Start of DATASET EXTRACT

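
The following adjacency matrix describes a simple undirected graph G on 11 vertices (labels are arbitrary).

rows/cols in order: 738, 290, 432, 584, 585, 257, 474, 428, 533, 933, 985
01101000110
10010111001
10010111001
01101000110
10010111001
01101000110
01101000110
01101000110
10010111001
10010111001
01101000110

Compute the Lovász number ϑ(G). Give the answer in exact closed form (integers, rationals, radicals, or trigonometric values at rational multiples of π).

6

deg(584) = 5; N(584) = {290, 432, 585, 533, 933}.
deg(428) = 5; N(428) = {290, 432, 585, 533, 933}.
deg(474) = 5; N(474) = {290, 432, 585, 533, 933}.
Vertex 985 has 5 neighbors: 290, 432, 585, 533, 933.
Complete multipartite on [6, 5]: sandwich collapses at ϑ=6.
Numerically 6.00000.
Check 6 ≤ 6 ≤ 6: collapsed.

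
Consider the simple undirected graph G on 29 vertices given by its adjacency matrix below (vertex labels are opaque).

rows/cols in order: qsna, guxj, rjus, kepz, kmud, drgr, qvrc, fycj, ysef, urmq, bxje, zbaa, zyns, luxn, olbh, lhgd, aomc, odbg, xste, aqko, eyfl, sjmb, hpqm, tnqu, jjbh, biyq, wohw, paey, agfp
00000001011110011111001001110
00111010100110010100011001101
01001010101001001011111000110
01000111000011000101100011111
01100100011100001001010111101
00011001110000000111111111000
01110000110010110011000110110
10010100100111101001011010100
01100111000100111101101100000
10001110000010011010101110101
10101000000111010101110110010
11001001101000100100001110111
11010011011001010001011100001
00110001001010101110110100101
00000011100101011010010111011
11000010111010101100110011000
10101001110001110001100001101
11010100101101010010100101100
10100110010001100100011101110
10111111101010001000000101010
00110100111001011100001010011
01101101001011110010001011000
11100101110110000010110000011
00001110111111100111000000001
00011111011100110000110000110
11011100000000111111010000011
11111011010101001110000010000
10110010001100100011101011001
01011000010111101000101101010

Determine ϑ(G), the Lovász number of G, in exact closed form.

sqrt(29)

deg(paey) = 14; N(paey) = {qsna, rjus, kepz, qvrc, bxje, zbaa, olbh, xste, aqko, eyfl, hpqm, jjbh, biyq, agfp}.
Vertex qsna has 14 neighbors: fycj, urmq, bxje, zbaa, zyns, lhgd, aomc, odbg, xste, aqko, hpqm, biyq, wohw, paey.
deg(drgr) = 14; N(drgr) = {kepz, kmud, fycj, ysef, urmq, odbg, xste, aqko, eyfl, sjmb, hpqm, tnqu, jjbh, biyq}.
N(aomc) = {qsna, rjus, kmud, fycj, ysef, urmq, luxn, olbh, lhgd, aqko, eyfl, biyq, wohw, agfp}, |N(aomc)| = 14.
G on 29 vertices is 14-regular; SR(29,14,6,7) — a Paley graph.
The 3 distinct eigenvalues: [14.0, 2.192582, -3.192582].
ϑ = −N·λ_min/(λ_max−λ_min) = −29·(-sqrt(29)/2 - 1/2)/(14−(-sqrt(29)/2 - 1/2)) = sqrt(29).
Numerically 5.3851648.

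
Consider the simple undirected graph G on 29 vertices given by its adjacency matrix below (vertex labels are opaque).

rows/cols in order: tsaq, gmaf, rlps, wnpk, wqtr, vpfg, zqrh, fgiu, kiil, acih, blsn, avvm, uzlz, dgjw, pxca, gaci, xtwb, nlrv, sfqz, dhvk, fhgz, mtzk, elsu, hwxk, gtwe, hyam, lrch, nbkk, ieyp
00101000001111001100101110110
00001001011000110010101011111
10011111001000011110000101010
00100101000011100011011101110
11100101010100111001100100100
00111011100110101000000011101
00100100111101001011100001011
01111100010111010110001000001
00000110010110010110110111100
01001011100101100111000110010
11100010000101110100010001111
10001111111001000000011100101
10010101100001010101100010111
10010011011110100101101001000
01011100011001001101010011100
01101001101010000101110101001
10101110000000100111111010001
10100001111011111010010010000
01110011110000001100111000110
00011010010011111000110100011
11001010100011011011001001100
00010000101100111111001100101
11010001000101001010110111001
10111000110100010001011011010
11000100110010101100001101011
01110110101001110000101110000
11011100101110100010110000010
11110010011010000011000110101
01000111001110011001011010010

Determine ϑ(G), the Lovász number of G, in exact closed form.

sqrt(29)

Vertex kiil has 14 neighbors: vpfg, zqrh, acih, avvm, uzlz, gaci, nlrv, sfqz, fhgz, mtzk, hwxk, gtwe, hyam, lrch.
N(dhvk) = {wnpk, wqtr, zqrh, acih, uzlz, dgjw, pxca, gaci, xtwb, fhgz, mtzk, hwxk, nbkk, ieyp}, |N(dhvk)| = 14.
N(elsu) = {tsaq, gmaf, wnpk, fgiu, avvm, dgjw, xtwb, sfqz, fhgz, mtzk, hwxk, gtwe, hyam, ieyp}, |N(elsu)| = 14.
deg(gmaf) = 14; N(gmaf) = {wqtr, fgiu, acih, blsn, pxca, gaci, sfqz, fhgz, elsu, gtwe, hyam, lrch, nbkk, ieyp}.
29-vertex 14-regular graph: Paley(29): SR with (k,λ,μ)=(14,6,7).
A has 3 distinct eigenvalues ≈ [14.0, 2.192582, -3.192582].
With N=29: ϑ(G) = 29·(-(-sqrt(29)/2 - 1/2))/(14−(-sqrt(29)/2 - 1/2)) = sqrt(29).
Numerically 5.38516481.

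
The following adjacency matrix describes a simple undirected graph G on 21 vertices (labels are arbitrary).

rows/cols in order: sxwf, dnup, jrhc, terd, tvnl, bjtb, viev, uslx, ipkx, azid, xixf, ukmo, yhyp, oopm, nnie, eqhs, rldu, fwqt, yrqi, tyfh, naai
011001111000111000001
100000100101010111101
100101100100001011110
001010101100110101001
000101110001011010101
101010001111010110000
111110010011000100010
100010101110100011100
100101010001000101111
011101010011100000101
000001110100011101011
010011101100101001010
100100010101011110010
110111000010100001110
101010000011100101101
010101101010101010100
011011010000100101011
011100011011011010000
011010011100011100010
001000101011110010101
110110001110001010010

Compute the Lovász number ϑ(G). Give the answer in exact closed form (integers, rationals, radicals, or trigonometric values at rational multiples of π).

6

deg(terd) = 10; N(terd) = {jrhc, tvnl, viev, ipkx, azid, yhyp, oopm, eqhs, fwqt, naai}.
deg(tvnl) = 10; N(tvnl) = {terd, bjtb, viev, uslx, ukmo, oopm, nnie, rldu, yrqi, naai}.
deg(nnie) = 10; N(nnie) = {sxwf, jrhc, tvnl, xixf, ukmo, yhyp, eqhs, fwqt, yrqi, naai}.
N(yrqi) = {dnup, jrhc, tvnl, uslx, ipkx, azid, oopm, nnie, eqhs, tyfh}, |N(yrqi)| = 10.
10-regular, N=21; Kneser-type, 2-subsets of [7].
A has 3 distinct eigenvalues ≈ [10.0, 1.0, -4.0].
With N=21: ϑ(G) = 21·(-1*(-4))/(10−(-4)) = 6.
= 6.00000000… (decimal).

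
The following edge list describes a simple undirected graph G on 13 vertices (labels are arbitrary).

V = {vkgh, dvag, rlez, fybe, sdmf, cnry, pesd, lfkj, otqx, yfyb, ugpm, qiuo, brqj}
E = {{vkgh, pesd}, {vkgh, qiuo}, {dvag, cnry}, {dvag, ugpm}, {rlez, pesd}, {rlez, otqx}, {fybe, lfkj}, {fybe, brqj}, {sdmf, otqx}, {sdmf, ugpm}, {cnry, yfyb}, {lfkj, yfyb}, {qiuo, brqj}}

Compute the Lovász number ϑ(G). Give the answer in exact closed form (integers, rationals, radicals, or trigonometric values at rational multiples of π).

Vertex cnry has 2 neighbors: dvag, yfyb.
Vertex lfkj has 2 neighbors: fybe, yfyb.
N(otqx) = {rlez, sdmf}, |N(otqx)| = 2.
Vertex rlez has 2 neighbors: pesd, otqx.
2-regular, N=13; a single 13-cycle (edge-transitive).
spec(A) ≈ [2.0, 1.77091, 1.13613, 0.24107, -0.70921, -1.49702, -1.94188] (distinct, 5 d.p.).
−13·(-2*cos(pi/13)) / ((2)−(-2*cos(pi/13))) = 13*cos(pi/13)/(cos(pi/13) + 1) = ϑ(G).
= 6.404168563… (decimal).
Lovász sandwich 6 ≤ 13*cos(pi/13)/(cos(pi/13) + 1) ≤ 7: both strict.

13*cos(pi/13)/(cos(pi/13) + 1)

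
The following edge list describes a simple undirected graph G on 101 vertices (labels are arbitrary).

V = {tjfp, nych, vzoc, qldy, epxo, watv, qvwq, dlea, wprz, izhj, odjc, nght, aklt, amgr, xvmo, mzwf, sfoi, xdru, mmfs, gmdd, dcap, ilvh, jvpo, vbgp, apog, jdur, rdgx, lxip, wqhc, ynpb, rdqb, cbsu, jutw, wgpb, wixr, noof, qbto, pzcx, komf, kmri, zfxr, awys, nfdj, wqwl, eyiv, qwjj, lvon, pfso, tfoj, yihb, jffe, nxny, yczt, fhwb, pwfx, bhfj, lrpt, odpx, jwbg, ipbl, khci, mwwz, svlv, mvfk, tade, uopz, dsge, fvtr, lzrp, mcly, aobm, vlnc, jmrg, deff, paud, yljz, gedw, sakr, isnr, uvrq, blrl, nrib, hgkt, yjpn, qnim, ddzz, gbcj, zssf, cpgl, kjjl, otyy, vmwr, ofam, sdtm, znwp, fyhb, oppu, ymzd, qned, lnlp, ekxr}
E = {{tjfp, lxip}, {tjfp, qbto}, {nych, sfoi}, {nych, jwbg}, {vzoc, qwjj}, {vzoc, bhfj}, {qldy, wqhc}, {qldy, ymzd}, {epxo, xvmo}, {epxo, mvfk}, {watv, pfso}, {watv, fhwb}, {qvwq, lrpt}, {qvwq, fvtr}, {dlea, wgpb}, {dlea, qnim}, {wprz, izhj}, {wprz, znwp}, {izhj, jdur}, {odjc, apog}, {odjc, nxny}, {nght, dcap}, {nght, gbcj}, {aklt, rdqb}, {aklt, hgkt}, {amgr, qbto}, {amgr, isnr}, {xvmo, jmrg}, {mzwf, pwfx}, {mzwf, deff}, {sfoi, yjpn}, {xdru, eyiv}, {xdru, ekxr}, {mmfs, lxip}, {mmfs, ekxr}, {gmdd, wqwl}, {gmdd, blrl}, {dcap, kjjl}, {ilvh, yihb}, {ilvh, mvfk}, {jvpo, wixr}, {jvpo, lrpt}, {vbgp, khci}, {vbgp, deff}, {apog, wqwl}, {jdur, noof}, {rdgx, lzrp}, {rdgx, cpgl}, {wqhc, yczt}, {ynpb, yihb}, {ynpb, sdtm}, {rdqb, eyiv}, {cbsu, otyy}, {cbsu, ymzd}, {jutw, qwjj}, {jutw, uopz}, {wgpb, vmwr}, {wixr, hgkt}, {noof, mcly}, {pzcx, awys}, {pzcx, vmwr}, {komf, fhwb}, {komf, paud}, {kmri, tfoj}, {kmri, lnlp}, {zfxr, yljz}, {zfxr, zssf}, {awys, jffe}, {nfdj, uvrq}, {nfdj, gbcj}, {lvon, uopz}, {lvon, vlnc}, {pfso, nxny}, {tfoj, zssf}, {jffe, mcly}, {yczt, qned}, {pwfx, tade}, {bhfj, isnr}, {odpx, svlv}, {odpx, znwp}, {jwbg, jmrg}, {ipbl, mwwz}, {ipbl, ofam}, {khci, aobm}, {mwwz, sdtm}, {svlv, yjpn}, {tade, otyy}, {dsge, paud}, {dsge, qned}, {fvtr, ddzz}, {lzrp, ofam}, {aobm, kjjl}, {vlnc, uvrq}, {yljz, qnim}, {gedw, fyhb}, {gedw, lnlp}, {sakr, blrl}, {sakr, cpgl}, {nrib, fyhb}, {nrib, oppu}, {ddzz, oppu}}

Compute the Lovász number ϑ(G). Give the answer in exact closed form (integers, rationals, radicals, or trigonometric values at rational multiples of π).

101*cos(pi/101)/(cos(pi/101) + 1)

deg(jmrg) = 2; N(jmrg) = {xvmo, jwbg}.
Vertex tade has 2 neighbors: pwfx, otyy.
deg(lnlp) = 2; N(lnlp) = {kmri, gedw}.
N(svlv) = {odpx, yjpn}, |N(svlv)| = 2.
2-regular, N=101; a single 101-cycle (edge-transitive).
A has 51 distinct eigenvalues ≈ [2.0, 1.996, 1.985, 1.965, 1.938, 1.904, 1.862, 1.813, 1.757, 1.695, 1.625, 1.55, 1.468, 1.381, 1.288, 1.191, 1.088, 0.982, 0.872, 0.758, 0.642, 0.523, 0.402, 0.279, 0.155, 0.031, -0.093, -0.217, -0.34, -0.462, -0.582, -0.7, -0.815, -0.927, -1.036, -1.14, -1.24, -1.335, -1.425, -1.51, -1.588, -1.661, -1.727, -1.786, -1.839, -1.884, -1.922, -1.953, -1.976, -1.991, -1.999].
With N=101: ϑ(G) = 101·(-(-1)*2*cos(pi/101))/(2−(-2*cos(pi/101))) = 101*cos(pi/101)/(cos(pi/101) + 1).
ϑ(G) ≈ 50.4878.
Check 50 ≤ 101*cos(pi/101)/(cos(pi/101) + 1) ≤ 51: both strict.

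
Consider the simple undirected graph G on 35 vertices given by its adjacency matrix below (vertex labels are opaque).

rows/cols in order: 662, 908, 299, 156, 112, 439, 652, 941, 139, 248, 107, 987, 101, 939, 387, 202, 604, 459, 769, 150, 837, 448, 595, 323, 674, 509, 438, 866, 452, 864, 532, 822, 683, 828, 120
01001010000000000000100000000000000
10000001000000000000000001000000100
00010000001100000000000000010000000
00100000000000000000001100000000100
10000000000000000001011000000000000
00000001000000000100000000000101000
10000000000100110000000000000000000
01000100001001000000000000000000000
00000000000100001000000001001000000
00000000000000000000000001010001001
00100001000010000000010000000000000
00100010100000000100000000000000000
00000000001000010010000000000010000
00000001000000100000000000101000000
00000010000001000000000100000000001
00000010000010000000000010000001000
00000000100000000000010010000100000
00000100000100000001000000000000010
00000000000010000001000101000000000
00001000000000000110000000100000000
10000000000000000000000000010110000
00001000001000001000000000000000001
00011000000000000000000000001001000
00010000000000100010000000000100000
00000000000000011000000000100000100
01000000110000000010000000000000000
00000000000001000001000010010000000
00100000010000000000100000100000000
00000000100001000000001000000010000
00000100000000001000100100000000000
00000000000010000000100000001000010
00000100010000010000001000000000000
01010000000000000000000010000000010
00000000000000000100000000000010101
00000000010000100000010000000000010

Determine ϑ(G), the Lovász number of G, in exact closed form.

Vertex 120 has 4 neighbors: 248, 387, 448, 828.
N(941) = {908, 439, 107, 939}, |N(941)| = 4.
N(101) = {107, 202, 769, 532}, |N(101)| = 4.
N(452) = {139, 939, 595, 532}, |N(452)| = 4.
35-vertex 4-regular graph: Kneser-type, 3-subsets of [7].
Distinct eigenvalues (to 3 d.p.): [4.0, 2.0, -1.0, -3.0].
−35·(-3) / ((4)−(-3)) = 15 = ϑ(G).
≈ 15.0000 (to 4 d.p.).

15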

End of DATASET EXTRACT

TASK TO COMPLETE. Here the job is to set down exactly the lines of the material above that fall between the one with "00011010010011111000110100011" and the one with "01000111001110011001011010010", inclusive, and nothing beyond them.

COMPLETED TASK.
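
00011010010011111000110100011
11001010100011011011001001100
00010000101100111111001100101
11010001000101001010110111001
10111000110100010001011011010
11000100110010101100001101011
01110110101001110000101110000
11011100101110100010110000010
11110010011010000011000110101
01000111001110011001011010010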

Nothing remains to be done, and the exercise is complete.